_Problem details_: Write down each entry precisely as given.

_Source data_:
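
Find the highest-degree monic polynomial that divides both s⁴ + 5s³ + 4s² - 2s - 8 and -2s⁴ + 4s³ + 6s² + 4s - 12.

s³ + s² - 2

Repeated division with remainder:
  s⁴ + 5s³ + 4s² - 2s - 8 = (-1/2)(-2s⁴ + 4s³ + 6s² + 4s - 12) + (7s³ + 7s² - 14)
  -2s⁴ + 4s³ + 6s² + 4s - 12 = (-(2/7)s + 6/7)(7s³ + 7s² - 14) + (0)
Last nonzero remainder: 7s³ + 7s² - 14. Dividing through by 7 gives the monic gcd s³ + s² - 2.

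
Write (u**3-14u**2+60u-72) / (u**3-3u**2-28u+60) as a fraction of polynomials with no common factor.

(u-6)/(u+5)

By polynomial division,
  u**3-14u**2+60u-72 = (u**3-3u**2-28u+60) + (-11u**2+88u-132)
  u**3-3u**2-28u+60 = (-(1/11)u-5/11)(-11u**2+88u-132) + (0)
Last nonzero remainder: -11u**2+88u-132. Dividing through by -11 gives the monic gcd u**2-8u+12.
Cancel u**2-8u+12 from numerator and denominator to get the reduced form.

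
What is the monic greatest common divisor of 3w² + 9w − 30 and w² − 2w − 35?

w + 5

Repeated division with remainder:
  3w² + 9w − 30 = (3)(w² − 2w − 35) + (15w + 75)
  w² − 2w − 35 = ((1/15)w − 7/15)(15w + 75) + (0)
Last nonzero remainder: 15w + 75. Dividing through by 15 gives the monic gcd w + 5.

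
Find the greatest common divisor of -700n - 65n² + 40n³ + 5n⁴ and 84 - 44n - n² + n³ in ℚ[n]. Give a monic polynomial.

Apply the Euclidean algorithm:
  5n⁴ + 40n³ - 65n² - 700n = (5n + 45)(n³ - n² - 44n + 84) + (200n² + 860n - 3780)
  n³ - n² - 44n + 84 = ((1/200)n - 53/2000)(200n² + 860n - 3780) + (-(231/100)n - 1617/100)
  200n² + 860n - 3780 = (-(20000/231)n + 18000/77)(-(231/100)n - 1617/100) + (0)
Last nonzero remainder: -(231/100)n - 1617/100. Dividing through by -231/100 gives the monic gcd n + 7.

7 + n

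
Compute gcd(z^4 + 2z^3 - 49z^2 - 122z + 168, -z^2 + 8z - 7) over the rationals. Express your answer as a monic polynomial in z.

Repeated division with remainder:
  z^4 + 2z^3 - 49z^2 - 122z + 168 = (-z^2 - 10z - 24)(-z^2 + 8z - 7) + (0)
Last nonzero remainder: -z^2 + 8z - 7. Dividing through by -1 gives the monic gcd z^2 - 8z + 7.

z^2 - 8z + 7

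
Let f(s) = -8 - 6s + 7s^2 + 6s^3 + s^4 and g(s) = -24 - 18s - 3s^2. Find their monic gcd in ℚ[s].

8 + 6s + s^2

Apply the Euclidean algorithm:
  s^4 + 6s^3 + 7s^2 - 6s - 8 = (-(1/3)s^2 + 1/3)(-3s^2 - 18s - 24) + (0)
Last nonzero remainder: -3s^2 - 18s - 24. Dividing through by -3 gives the monic gcd s^2 + 6s + 8.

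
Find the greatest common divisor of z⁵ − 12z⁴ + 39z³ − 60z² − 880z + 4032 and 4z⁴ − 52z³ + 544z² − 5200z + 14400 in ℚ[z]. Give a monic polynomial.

Euclidean algorithm in ℚ[z]:
  z⁵ − 12z⁴ + 39z³ − 60z² − 880z + 4032 = ((1/4)z + 1/4)(4z⁴ − 52z³ + 544z² − 5200z + 14400) + (−84z³ + 1104z² − 3180z + 432)
  4z⁴ − 52z³ + 544z² − 5200z + 14400 = (−(1/21)z − 1/147)(−84z³ + 1104z² − 3180z + 432) + ((19604/49)z² − (254852/49)z + 705744/49)
  −84z³ + 1104z² − 3180z + 432 = (−(1029/4901)z + 147/4901)((19604/49)z² − (254852/49)z + 705744/49) + (0)
Last nonzero remainder: (19604/49)z² − (254852/49)z + 705744/49. Dividing through by 19604/49 gives the monic gcd z² − 13z + 36.

z² − 13z + 36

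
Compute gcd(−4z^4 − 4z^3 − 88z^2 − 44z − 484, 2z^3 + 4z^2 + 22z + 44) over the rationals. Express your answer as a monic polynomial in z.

z^2 + 11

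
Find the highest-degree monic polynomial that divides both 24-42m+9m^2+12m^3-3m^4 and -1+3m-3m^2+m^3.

1-2m+m^2

Apply the Euclidean algorithm:
  -3m^4+12m^3+9m^2-42m+24 = (-3m+3)(m^3-3m^2+3m-1) + (27m^2-54m+27)
  m^3-3m^2+3m-1 = ((1/27)m-1/27)(27m^2-54m+27) + (0)
Last nonzero remainder: 27m^2-54m+27. Dividing through by 27 gives the monic gcd m^2-2m+1.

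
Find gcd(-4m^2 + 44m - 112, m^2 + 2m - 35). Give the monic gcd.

Euclidean algorithm in ℚ[m]:
  -4m^2 + 44m - 112 = (-4)(m^2 + 2m - 35) + (52m - 252)
  m^2 + 2m - 35 = ((1/52)m + 89/676)(52m - 252) + (-308/169)
  52m - 252 = (-(2197/77)m + 1521/11)(-308/169) + (0)
The last nonzero remainder is the constant -308/169, so the polynomials are coprime and gcd = 1.

1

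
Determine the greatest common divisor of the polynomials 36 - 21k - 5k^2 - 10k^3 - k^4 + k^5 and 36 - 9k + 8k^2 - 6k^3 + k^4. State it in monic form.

-12 - k - 3k^2 + k^3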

_Exercise result_:
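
Find the highest-degree monic polynomial that divides both s⁴ + 5s³ + 4s² - 2s - 8 and -2s⁴ + 4s³ + 6s² + 4s - 12.

s³ + s² - 2

Repeated division with remainder:
  s⁴ + 5s³ + 4s² - 2s - 8 = (-1/2)(-2s⁴ + 4s³ + 6s² + 4s - 12) + (7s³ + 7s² - 14)
  -2s⁴ + 4s³ + 6s² + 4s - 12 = (-(2/7)s + 6/7)(7s³ + 7s² - 14) + (0)
Last nonzero remainder: 7s³ + 7s² - 14. Dividing through by 7 gives the monic gcd s³ + s² - 2.

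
Write (u**3-14u**2+60u-72) / (u**3-3u**2-28u+60) as a fraction of polynomials with no common factor.

(u-6)/(u+5)

By polynomial division,
  u**3-14u**2+60u-72 = (u**3-3u**2-28u+60) + (-11u**2+88u-132)
  u**3-3u**2-28u+60 = (-(1/11)u-5/11)(-11u**2+88u-132) + (0)
Last nonzero remainder: -11u**2+88u-132. Dividing through by -11 gives the monic gcd u**2-8u+12.
Cancel u**2-8u+12 from numerator and denominator to get the reduced form.

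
What is the monic greatest common divisor of 3w² + 9w − 30 and w² − 2w − 35?

w + 5

Repeated division with remainder:
  3w² + 9w − 30 = (3)(w² − 2w − 35) + (15w + 75)
  w² − 2w − 35 = ((1/15)w − 7/15)(15w + 75) + (0)
Last nonzero remainder: 15w + 75. Dividing through by 15 gives the monic gcd w + 5.

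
Find the greatest common divisor of -700n - 65n² + 40n³ + 5n⁴ and 84 - 44n - n² + n³ in ℚ[n]. Give a monic polynomial.

Apply the Euclidean algorithm:
  5n⁴ + 40n³ - 65n² - 700n = (5n + 45)(n³ - n² - 44n + 84) + (200n² + 860n - 3780)
  n³ - n² - 44n + 84 = ((1/200)n - 53/2000)(200n² + 860n - 3780) + (-(231/100)n - 1617/100)
  200n² + 860n - 3780 = (-(20000/231)n + 18000/77)(-(231/100)n - 1617/100) + (0)
Last nonzero remainder: -(231/100)n - 1617/100. Dividing through by -231/100 gives the monic gcd n + 7.

7 + n

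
Compute gcd(z^4 + 2z^3 - 49z^2 - 122z + 168, -z^2 + 8z - 7) over the rationals. Express your answer as a monic polynomial in z.

Repeated division with remainder:
  z^4 + 2z^3 - 49z^2 - 122z + 168 = (-z^2 - 10z - 24)(-z^2 + 8z - 7) + (0)
Last nonzero remainder: -z^2 + 8z - 7. Dividing through by -1 gives the monic gcd z^2 - 8z + 7.

z^2 - 8z + 7

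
Let f(s) = -8 - 6s + 7s^2 + 6s^3 + s^4 and g(s) = -24 - 18s - 3s^2. Find their monic gcd in ℚ[s].

8 + 6s + s^2

Apply the Euclidean algorithm:
  s^4 + 6s^3 + 7s^2 - 6s - 8 = (-(1/3)s^2 + 1/3)(-3s^2 - 18s - 24) + (0)
Last nonzero remainder: -3s^2 - 18s - 24. Dividing through by -3 gives the monic gcd s^2 + 6s + 8.

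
Find the greatest common divisor of z⁵ − 12z⁴ + 39z³ − 60z² − 880z + 4032 and 4z⁴ − 52z³ + 544z² − 5200z + 14400 in ℚ[z]. Give a monic polynomial.

Euclidean algorithm in ℚ[z]:
  z⁵ − 12z⁴ + 39z³ − 60z² − 880z + 4032 = ((1/4)z + 1/4)(4z⁴ − 52z³ + 544z² − 5200z + 14400) + (−84z³ + 1104z² − 3180z + 432)
  4z⁴ − 52z³ + 544z² − 5200z + 14400 = (−(1/21)z − 1/147)(−84z³ + 1104z² − 3180z + 432) + ((19604/49)z² − (254852/49)z + 705744/49)
  −84z³ + 1104z² − 3180z + 432 = (−(1029/4901)z + 147/4901)((19604/49)z² − (254852/49)z + 705744/49) + (0)
Last nonzero remainder: (19604/49)z² − (254852/49)z + 705744/49. Dividing through by 19604/49 gives the monic gcd z² − 13z + 36.

z² − 13z + 36

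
Compute gcd(−4z^4 − 4z^3 − 88z^2 − 44z − 484, 2z^3 + 4z^2 + 22z + 44) over the rationals. Express your answer as a monic polynomial in z.

z^2 + 11

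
Find the highest-degree monic polynomial that divides both 24-42m+9m^2+12m^3-3m^4 and -1+3m-3m^2+m^3.

1-2m+m^2

Apply the Euclidean algorithm:
  -3m^4+12m^3+9m^2-42m+24 = (-3m+3)(m^3-3m^2+3m-1) + (27m^2-54m+27)
  m^3-3m^2+3m-1 = ((1/27)m-1/27)(27m^2-54m+27) + (0)
Last nonzero remainder: 27m^2-54m+27. Dividing through by 27 gives the monic gcd m^2-2m+1.

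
Find gcd(-4m^2 + 44m - 112, m^2 + 2m - 35). Give the monic gcd.

Euclidean algorithm in ℚ[m]:
  -4m^2 + 44m - 112 = (-4)(m^2 + 2m - 35) + (52m - 252)
  m^2 + 2m - 35 = ((1/52)m + 89/676)(52m - 252) + (-308/169)
  52m - 252 = (-(2197/77)m + 1521/11)(-308/169) + (0)
The last nonzero remainder is the constant -308/169, so the polynomials are coprime and gcd = 1.

1

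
Determine the greatest common divisor of the polynomials 36 - 21k - 5k^2 - 10k^3 - k^4 + k^5 and 36 - 9k + 8k^2 - 6k^3 + k^4. State it in monic form.

-12 - k - 3k^2 + k^3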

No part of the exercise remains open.